[Record set — start]

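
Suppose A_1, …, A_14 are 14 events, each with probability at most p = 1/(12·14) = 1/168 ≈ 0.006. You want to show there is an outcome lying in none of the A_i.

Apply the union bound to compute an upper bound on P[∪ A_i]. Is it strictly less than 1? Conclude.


Union bound: P[∪_{i=1}^{14} A_i] ≤ Σ_i P[A_i] ≤ 14·p = 14·(1/168) = 1/12.
Numerically: 1/12 ≈ 0.083.
Is 1/12 < 1? YES.
Since P[∪ A_i] ≤ 1/12 < 1, the complement has P[∩ A_i^c] ≥ 1 − 1/12 = 11/12 > 0, so some outcome avoids every A_i.

14·p = 1/12 ≈ 0.083; existence CERTIFIED by the union bound.


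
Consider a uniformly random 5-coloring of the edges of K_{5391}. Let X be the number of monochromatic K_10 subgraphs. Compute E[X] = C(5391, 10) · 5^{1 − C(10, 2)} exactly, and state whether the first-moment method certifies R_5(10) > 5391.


E[X] = C(5391, 10) · 5^{1 − 45} = 5666344714787188828795213697883 · 5^{−44} = 5666344714787188828795213697883/5684341886080801486968994140625.
As a reduced fraction: E[X] = 5666344714787188828795213697883/5684341886080801486968994140625 ≈ 0.9968.
Is E[X] < 1? YES.
Since E[X] < 1, there exists a 5-coloring of K_{5391} with no monochromatic K_10; hence R_5(10) > 5391.

E[X] = 5666344714787188828795213697883/5684341886080801486968994140625 ≈ 0.9968; E[X] < 1, so R_5(10) > 5391.


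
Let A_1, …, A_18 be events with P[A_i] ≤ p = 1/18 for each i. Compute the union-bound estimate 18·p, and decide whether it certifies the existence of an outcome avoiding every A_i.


Union bound: P[∪_{i=1}^{18} A_i] ≤ Σ_i P[A_i] ≤ 18·p = 18·(1/18) = 1.
Numerically: 1 ≈ 1.000.
Is 1 < 1? NO.
Since the bound 1 is ≥ 1, the union bound is uninformative here; it does NOT by itself certify existence.

18·p = 1 ≈ 1.000; existence NOT certified by the union bound.


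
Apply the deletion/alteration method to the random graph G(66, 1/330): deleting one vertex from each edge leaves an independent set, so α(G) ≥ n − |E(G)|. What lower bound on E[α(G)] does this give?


E[|E(G)|] = C(66, 2)·p = 2145 · (1/330) = 13/2.
E[α(G)] ≥ n − E[|E(G)|] = 66 − 13/2 = 119/2.
Numerically: ≈ 59.50000.
(This is only a lower bound; the true E[α(G)] may be larger.)

E[α(G)] ≥ 119/2 ≈ 59.50000.


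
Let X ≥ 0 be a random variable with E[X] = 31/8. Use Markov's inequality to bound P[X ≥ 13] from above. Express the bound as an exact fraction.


μ = E[X] = 31/8, a = 13.
Markov: P[X ≥ 13] ≤ μ/a = (31/8)/13 = 31/104.
Numerically: ≈ 0.298.
(Since a = 13 > μ = 3.875, the bound 31/104 is < 1 and informative.)

P[X ≥ 13] ≤ 31/104 ≈ 0.298.


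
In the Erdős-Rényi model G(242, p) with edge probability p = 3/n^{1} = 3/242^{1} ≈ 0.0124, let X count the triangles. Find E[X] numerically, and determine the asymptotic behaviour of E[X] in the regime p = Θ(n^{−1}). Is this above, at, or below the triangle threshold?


Number of potential triangles: C(242, 3) = 2332880.
Each occurs with probability p³ ≈ (0.0124)³ ≈ 1.905100e-06.
By linearity: E[X] = C(242, 3)·p³ ≈ 2332880 · 1.905100e-06 ≈ 4.4444.
Here α = 1, so p = 3/n is exactly at the triangle threshold p ~ 1/n. Asymptotically E[X] → c³/6 = 3³/6 = 9/2 ≈ 4.5000, a bounded constant. In this regime the triangle count is asymptotically Poisson(c³/6).

E[X] ≈ 4.4444; in regime p = Θ(1/n^{1}) E[X] stays bounded (at the triangle threshold p ~ 1/n).


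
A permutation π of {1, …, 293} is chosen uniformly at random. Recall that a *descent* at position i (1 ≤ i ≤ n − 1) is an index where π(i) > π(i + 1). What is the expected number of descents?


Write X = Σ X_I over i = 1, …, 292, with X_I the indicator of one descent.
There are 292 indicators.
For each fixed i, the pair (π(i), π(i+1)) is a uniformly random ordered pair of distinct values from {1, …, 293}; by symmetry P[π(i) > π(i+1)] = 1/2.
By linearity: E[X] = 292 · (1/2) = (293 − 1) · (1/2) = 146 ≈ 146.00000.

E[X] = 146 = 146.00000.


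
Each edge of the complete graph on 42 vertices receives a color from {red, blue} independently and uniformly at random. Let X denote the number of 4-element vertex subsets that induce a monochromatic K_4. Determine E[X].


Let X = Σ_S X_S over the C(42, 4) = 111930 subsets S of size 4, where X_S = 1 if the K_4 on S is monochromatic.
For a fixed S, the K_4 on S has C(4, 2) = 6 edges. P[all 6 edges red] = (1/2)^6, and likewise for blue, so P[monochromatic] = 2·(1/2)^6 = 2^{1 − 6} = 1/32.
By linearity: E[X] = C(42, 4) · 2^{1 − 6} = 111930 · 1/32 = 55965/16.
Numerically: E[X] ≈ 3497.812500.

E[X] = C(42,4)·2^(1−C(4,2)) = 55965/16 ≈ 3497.812500.


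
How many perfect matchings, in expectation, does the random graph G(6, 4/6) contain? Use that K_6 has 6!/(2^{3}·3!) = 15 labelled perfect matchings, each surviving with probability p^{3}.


K_6 has 6!/(2^{3}·3!) = 15 labelled perfect matchings.
For each such perfect matching H, let X_H = 1 if all 3 edges of H are present in G. Then P[X_H = 1] = p^{3} = (2/3)^{3} = 8/27.
Summing the indicators: E[X] = Σ_H E[X_H] = 15 · p^{3} = 15 · 8/27 = 40/9.
Numerically: E[X] ≈ 4.4444.

E[X] = 15 · (2/3)^{3} = 40/9 ≈ 4.4444.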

[Record set — finish]

## Work order
Everything from the line containing "How many perfect" to the last line of the entries above should be quoted exactly, and only that.

## Output for this exercise
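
How many perfect matchings, in expectation, does the random graph G(6, 4/6) contain? Use that K_6 has 6!/(2^{3}·3!) = 15 labelled perfect matchings, each surviving with probability p^{3}.


K_6 has 6!/(2^{3}·3!) = 15 labelled perfect matchings.
For each such perfect matching H, let X_H = 1 if all 3 edges of H are present in G. Then P[X_H = 1] = p^{3} = (2/3)^{3} = 8/27.
Summing the indicators: E[X] = Σ_H E[X_H] = 15 · p^{3} = 15 · 8/27 = 40/9.
Numerically: E[X] ≈ 4.4444.

E[X] = 15 · (2/3)^{3} = 40/9 ≈ 4.4444.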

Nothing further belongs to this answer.